## The task
Retype, word for word, every line from the one holding "- Kira is not black, red, or teal" through the one holding "- t₇ is one of 6, 9, 11" in the entries below, both included, and only those lines.
........
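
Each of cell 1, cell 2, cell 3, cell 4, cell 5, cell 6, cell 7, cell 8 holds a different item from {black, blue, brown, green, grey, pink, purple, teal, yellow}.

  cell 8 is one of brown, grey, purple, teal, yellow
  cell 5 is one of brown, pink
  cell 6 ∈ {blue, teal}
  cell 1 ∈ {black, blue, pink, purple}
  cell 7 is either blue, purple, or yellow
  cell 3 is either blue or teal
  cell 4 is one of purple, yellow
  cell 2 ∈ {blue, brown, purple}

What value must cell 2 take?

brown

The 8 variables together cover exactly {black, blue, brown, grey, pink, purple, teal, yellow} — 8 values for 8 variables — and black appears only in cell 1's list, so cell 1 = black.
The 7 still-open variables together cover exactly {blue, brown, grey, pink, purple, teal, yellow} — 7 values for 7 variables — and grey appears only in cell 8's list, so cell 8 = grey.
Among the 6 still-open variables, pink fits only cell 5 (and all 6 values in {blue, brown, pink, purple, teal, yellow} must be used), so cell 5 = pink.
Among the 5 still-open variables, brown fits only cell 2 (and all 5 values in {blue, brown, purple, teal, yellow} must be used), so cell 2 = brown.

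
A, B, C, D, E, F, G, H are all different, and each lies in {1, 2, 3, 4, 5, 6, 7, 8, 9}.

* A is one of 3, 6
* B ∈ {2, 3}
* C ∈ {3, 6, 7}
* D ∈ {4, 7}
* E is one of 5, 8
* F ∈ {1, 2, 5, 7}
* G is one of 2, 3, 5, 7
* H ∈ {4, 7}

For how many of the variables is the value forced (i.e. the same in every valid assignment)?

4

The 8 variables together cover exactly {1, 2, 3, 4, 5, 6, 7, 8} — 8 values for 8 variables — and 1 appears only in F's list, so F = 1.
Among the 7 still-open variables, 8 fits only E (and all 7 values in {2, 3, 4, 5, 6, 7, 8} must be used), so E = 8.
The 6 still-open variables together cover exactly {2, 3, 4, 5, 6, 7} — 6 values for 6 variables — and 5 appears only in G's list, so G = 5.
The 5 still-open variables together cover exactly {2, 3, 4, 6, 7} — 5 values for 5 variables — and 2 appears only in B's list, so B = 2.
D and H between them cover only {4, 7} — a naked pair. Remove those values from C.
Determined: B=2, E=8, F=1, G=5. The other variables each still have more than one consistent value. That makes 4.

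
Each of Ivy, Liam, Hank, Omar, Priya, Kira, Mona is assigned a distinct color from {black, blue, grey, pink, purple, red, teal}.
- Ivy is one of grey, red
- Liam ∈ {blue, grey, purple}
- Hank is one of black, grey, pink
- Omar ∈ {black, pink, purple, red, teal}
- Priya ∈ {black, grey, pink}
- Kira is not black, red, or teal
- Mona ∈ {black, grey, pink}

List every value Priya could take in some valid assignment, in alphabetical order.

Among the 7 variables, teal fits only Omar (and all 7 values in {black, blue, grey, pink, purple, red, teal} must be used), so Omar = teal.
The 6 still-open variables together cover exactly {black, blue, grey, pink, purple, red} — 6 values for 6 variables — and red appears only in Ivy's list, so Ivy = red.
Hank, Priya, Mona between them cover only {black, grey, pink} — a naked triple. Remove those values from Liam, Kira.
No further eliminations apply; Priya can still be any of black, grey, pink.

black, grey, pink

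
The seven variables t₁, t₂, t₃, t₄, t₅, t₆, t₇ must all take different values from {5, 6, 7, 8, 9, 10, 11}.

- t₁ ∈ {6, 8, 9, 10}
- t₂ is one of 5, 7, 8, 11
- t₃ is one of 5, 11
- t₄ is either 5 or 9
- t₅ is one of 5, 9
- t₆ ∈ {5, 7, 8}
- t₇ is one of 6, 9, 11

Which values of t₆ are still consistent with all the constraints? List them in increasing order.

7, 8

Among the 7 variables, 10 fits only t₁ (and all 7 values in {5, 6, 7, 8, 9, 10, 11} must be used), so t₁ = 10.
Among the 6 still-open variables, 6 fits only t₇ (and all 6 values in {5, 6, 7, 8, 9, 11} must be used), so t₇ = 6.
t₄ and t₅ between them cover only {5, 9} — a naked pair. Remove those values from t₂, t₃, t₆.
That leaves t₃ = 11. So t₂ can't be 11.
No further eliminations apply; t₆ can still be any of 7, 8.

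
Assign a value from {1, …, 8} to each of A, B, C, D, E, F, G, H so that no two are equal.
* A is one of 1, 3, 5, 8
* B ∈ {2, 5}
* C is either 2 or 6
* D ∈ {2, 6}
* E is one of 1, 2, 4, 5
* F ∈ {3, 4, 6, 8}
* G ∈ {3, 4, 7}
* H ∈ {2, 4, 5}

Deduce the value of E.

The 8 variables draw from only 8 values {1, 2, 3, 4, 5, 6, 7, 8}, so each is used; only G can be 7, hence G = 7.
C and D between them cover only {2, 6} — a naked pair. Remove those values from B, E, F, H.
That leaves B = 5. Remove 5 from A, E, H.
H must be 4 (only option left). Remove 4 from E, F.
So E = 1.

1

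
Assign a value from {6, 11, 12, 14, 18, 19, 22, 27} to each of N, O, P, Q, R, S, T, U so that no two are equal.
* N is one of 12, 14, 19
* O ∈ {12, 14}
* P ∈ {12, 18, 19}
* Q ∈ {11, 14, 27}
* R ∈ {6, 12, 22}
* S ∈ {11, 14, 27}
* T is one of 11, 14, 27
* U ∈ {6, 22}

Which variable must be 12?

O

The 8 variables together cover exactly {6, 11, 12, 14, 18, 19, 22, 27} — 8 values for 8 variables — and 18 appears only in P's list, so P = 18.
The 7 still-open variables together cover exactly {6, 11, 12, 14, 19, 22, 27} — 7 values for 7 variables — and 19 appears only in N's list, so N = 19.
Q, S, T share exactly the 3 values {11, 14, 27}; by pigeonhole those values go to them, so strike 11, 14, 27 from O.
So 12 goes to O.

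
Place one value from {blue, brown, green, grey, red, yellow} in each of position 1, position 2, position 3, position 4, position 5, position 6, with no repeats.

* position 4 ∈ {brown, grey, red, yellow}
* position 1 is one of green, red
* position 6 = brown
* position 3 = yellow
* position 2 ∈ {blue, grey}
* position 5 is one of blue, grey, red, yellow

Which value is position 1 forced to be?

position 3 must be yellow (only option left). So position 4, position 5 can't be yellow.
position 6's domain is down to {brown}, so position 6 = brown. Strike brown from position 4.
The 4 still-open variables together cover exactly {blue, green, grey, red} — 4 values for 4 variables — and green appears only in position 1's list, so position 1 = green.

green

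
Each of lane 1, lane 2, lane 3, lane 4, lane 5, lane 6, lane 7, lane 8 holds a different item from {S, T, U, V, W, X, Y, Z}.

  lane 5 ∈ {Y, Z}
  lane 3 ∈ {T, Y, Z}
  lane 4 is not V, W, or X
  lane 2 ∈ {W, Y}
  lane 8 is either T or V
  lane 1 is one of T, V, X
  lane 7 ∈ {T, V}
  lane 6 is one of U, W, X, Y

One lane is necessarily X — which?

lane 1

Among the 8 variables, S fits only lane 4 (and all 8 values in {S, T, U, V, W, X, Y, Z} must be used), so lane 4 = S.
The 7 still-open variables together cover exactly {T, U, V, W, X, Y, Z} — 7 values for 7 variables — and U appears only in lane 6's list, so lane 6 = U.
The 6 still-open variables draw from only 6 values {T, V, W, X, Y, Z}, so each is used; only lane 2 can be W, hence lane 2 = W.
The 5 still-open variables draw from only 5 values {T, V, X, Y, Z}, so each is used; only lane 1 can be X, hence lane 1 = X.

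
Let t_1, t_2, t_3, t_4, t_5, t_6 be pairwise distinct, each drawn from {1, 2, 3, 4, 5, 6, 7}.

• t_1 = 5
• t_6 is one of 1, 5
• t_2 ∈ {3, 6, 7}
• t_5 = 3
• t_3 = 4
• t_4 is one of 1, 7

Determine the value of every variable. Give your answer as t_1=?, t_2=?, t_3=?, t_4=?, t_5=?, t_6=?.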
........
## Written response
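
- Kira is not black, red, or teal
- Mona ∈ {black, grey, pink}

List every value Priya could take in some valid assignment, in alphabetical order.

Among the 7 variables, teal fits only Omar (and all 7 values in {black, blue, grey, pink, purple, red, teal} must be used), so Omar = teal.
The 6 still-open variables together cover exactly {black, blue, grey, pink, purple, red} — 6 values for 6 variables — and red appears only in Ivy's list, so Ivy = red.
Hank, Priya, Mona between them cover only {black, grey, pink} — a naked triple. Remove those values from Liam, Kira.
No further eliminations apply; Priya can still be any of black, grey, pink.

black, grey, pink

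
The seven variables t₁, t₂, t₃, t₄, t₅, t₆, t₇ must all take different values from {5, 6, 7, 8, 9, 10, 11}.

- t₁ ∈ {6, 8, 9, 10}
- t₂ is one of 5, 7, 8, 11
- t₃ is one of 5, 11
- t₄ is either 5 or 9
- t₅ is one of 5, 9
- t₆ ∈ {5, 7, 8}
- t₇ is one of 6, 9, 11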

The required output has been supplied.